_Information shown_
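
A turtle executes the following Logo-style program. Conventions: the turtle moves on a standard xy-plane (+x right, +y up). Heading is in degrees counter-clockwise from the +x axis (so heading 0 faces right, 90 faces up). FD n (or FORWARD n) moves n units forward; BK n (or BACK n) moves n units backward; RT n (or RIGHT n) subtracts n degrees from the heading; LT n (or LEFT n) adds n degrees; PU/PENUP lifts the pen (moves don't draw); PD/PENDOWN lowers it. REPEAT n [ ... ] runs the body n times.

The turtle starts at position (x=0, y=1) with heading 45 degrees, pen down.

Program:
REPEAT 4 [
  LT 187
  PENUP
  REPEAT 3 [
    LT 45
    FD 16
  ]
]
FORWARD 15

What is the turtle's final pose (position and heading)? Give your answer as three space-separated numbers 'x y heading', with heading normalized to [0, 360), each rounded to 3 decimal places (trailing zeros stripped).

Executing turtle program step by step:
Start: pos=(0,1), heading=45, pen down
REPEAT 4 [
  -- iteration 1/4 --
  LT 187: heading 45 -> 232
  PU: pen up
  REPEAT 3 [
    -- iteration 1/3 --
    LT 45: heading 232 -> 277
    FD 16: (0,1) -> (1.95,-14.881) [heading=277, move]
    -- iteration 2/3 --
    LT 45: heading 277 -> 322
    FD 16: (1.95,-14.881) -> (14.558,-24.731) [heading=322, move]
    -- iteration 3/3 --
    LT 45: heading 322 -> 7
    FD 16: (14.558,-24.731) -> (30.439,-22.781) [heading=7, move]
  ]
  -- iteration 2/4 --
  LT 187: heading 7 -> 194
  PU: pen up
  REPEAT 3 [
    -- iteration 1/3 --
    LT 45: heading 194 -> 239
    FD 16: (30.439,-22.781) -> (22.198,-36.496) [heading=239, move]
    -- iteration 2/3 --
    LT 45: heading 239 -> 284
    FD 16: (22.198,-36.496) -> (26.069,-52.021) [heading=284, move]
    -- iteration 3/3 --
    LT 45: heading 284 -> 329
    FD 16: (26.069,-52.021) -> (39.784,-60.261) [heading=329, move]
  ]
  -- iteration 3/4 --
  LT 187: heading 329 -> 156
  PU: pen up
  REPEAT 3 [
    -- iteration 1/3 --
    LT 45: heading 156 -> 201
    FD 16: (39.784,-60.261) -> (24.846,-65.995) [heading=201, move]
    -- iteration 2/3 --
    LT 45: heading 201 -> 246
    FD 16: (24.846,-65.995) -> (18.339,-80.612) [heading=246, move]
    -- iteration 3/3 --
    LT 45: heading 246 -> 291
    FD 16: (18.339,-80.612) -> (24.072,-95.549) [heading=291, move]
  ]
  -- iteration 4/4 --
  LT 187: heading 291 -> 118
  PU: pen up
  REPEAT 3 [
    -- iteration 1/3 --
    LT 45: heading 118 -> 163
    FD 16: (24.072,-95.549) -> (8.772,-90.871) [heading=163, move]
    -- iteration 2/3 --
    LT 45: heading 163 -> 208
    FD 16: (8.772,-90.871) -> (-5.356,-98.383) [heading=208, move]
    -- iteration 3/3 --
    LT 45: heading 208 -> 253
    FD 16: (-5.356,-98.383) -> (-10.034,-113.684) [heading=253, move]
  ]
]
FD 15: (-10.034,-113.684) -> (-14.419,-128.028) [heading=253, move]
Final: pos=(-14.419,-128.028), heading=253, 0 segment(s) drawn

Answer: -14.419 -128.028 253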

_Exercise details_
The answer must consist of every line in the records above that contains the word "PENUP".

_Response to this task_
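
A turtle executes the following Logo-style program. Conventions: the turtle moves on a standard xy-plane (+x right, +y up). Heading is in degrees counter-clockwise from the +x axis (so heading 0 faces right, 90 faces up). FD n (or FORWARD n) moves n units forward; BK n (or BACK n) moves n units backward; RT n (or RIGHT n) subtracts n degrees from the heading; LT n (or LEFT n) adds n degrees; PU/PENUP lifts the pen (moves don't draw); PD/PENDOWN lowers it. REPEAT n [ ... ] runs the body n times.
  PENUP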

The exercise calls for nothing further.